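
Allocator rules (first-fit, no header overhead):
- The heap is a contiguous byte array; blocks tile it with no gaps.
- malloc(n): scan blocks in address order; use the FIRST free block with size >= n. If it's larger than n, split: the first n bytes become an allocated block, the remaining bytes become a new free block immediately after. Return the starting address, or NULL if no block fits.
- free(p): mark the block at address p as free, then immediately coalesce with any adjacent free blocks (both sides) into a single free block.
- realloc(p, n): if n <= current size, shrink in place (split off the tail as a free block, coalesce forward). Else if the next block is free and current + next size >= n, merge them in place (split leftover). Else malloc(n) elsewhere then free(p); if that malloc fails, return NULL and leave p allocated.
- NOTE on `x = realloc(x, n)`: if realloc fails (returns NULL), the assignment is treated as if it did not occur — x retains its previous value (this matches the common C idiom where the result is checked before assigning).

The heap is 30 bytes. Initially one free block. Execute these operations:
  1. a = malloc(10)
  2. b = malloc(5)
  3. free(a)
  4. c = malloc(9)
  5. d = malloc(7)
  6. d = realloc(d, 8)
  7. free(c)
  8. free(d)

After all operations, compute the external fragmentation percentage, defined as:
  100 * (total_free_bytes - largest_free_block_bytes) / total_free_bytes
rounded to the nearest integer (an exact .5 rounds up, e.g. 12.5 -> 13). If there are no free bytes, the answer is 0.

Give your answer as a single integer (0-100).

Answer: 40

Derivation:
Op 1: a = malloc(10) -> a = 0; heap: [0-9 ALLOC][10-29 FREE]
Op 2: b = malloc(5) -> b = 10; heap: [0-9 ALLOC][10-14 ALLOC][15-29 FREE]
Op 3: free(a) -> (freed a); heap: [0-9 FREE][10-14 ALLOC][15-29 FREE]
Op 4: c = malloc(9) -> c = 0; heap: [0-8 ALLOC][9-9 FREE][10-14 ALLOC][15-29 FREE]
Op 5: d = malloc(7) -> d = 15; heap: [0-8 ALLOC][9-9 FREE][10-14 ALLOC][15-21 ALLOC][22-29 FREE]
Op 6: d = realloc(d, 8) -> d = 15; heap: [0-8 ALLOC][9-9 FREE][10-14 ALLOC][15-22 ALLOC][23-29 FREE]
Op 7: free(c) -> (freed c); heap: [0-9 FREE][10-14 ALLOC][15-22 ALLOC][23-29 FREE]
Op 8: free(d) -> (freed d); heap: [0-9 FREE][10-14 ALLOC][15-29 FREE]
Free blocks: [10 15] total_free=25 largest=15 -> 100*(25-15)/25 = 1000/25 = 40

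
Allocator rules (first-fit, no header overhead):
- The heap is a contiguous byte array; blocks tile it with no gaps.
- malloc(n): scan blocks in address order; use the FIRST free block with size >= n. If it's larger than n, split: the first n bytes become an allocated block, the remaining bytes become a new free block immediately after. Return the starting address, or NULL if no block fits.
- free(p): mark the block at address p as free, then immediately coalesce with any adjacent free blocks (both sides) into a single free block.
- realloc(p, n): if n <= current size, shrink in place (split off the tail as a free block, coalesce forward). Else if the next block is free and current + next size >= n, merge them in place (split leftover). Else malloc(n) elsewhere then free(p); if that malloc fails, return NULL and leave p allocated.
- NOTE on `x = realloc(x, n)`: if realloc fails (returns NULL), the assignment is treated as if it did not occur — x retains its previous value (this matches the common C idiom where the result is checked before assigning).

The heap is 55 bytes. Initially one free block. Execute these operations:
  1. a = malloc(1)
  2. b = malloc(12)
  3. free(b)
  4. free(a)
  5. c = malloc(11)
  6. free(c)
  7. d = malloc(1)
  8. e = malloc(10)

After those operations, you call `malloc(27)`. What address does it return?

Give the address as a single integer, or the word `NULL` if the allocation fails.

Answer: 11

Derivation:
Op 1: a = malloc(1) -> a = 0; heap: [0-0 ALLOC][1-54 FREE]
Op 2: b = malloc(12) -> b = 1; heap: [0-0 ALLOC][1-12 ALLOC][13-54 FREE]
Op 3: free(b) -> (freed b); heap: [0-0 ALLOC][1-54 FREE]
Op 4: free(a) -> (freed a); heap: [0-54 FREE]
Op 5: c = malloc(11) -> c = 0; heap: [0-10 ALLOC][11-54 FREE]
Op 6: free(c) -> (freed c); heap: [0-54 FREE]
Op 7: d = malloc(1) -> d = 0; heap: [0-0 ALLOC][1-54 FREE]
Op 8: e = malloc(10) -> e = 1; heap: [0-0 ALLOC][1-10 ALLOC][11-54 FREE]
malloc(27): first-fit scan over [0-0 ALLOC][1-10 ALLOC][11-54 FREE] -> 11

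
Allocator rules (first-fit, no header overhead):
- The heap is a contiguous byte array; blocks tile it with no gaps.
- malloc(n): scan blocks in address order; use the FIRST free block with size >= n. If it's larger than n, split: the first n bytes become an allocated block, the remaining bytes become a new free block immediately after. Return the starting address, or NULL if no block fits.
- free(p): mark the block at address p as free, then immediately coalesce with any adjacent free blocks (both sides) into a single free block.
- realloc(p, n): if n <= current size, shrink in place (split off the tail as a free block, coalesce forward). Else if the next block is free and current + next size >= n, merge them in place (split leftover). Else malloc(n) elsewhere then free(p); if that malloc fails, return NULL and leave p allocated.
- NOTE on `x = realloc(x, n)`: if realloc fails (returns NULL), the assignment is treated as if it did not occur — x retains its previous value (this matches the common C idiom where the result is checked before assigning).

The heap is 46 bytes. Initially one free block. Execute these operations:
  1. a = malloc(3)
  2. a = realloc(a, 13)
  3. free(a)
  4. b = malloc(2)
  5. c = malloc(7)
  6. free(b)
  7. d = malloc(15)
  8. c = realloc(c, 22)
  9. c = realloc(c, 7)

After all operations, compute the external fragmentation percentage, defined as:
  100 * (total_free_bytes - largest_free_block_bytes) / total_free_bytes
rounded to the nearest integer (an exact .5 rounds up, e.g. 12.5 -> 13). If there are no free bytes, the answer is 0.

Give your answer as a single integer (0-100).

Answer: 38

Derivation:
Op 1: a = malloc(3) -> a = 0; heap: [0-2 ALLOC][3-45 FREE]
Op 2: a = realloc(a, 13) -> a = 0; heap: [0-12 ALLOC][13-45 FREE]
Op 3: free(a) -> (freed a); heap: [0-45 FREE]
Op 4: b = malloc(2) -> b = 0; heap: [0-1 ALLOC][2-45 FREE]
Op 5: c = malloc(7) -> c = 2; heap: [0-1 ALLOC][2-8 ALLOC][9-45 FREE]
Op 6: free(b) -> (freed b); heap: [0-1 FREE][2-8 ALLOC][9-45 FREE]
Op 7: d = malloc(15) -> d = 9; heap: [0-1 FREE][2-8 ALLOC][9-23 ALLOC][24-45 FREE]
Op 8: c = realloc(c, 22) -> c = 24; heap: [0-8 FREE][9-23 ALLOC][24-45 ALLOC]
Op 9: c = realloc(c, 7) -> c = 24; heap: [0-8 FREE][9-23 ALLOC][24-30 ALLOC][31-45 FREE]
Free blocks: [9 15] total_free=24 largest=15 -> 100*(24-15)/24 = 900/24 = 37.5 -> rounds to 38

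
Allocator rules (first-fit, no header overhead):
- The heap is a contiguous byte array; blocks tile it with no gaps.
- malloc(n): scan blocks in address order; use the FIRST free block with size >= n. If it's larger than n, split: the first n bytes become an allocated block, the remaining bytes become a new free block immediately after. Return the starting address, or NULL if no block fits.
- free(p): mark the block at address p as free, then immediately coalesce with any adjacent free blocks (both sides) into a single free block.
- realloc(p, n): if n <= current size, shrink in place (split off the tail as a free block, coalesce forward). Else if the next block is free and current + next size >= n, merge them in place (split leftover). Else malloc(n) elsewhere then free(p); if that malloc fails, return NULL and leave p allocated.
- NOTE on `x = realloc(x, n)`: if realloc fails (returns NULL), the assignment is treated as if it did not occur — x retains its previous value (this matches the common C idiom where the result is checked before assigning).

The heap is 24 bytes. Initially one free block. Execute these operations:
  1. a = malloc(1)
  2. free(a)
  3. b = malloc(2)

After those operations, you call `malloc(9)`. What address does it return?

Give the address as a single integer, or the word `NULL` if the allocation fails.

Op 1: a = malloc(1) -> a = 0; heap: [0-0 ALLOC][1-23 FREE]
Op 2: free(a) -> (freed a); heap: [0-23 FREE]
Op 3: b = malloc(2) -> b = 0; heap: [0-1 ALLOC][2-23 FREE]
malloc(9): first-fit scan over [0-1 ALLOC][2-23 FREE] -> 2

Answer: 2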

- - - - -

● **AIM OF THE TASK**
A single number is the reply: the count of lines in the entries above that have the word "these".

● **SOLUTION FOR THIS PROBLEM**
4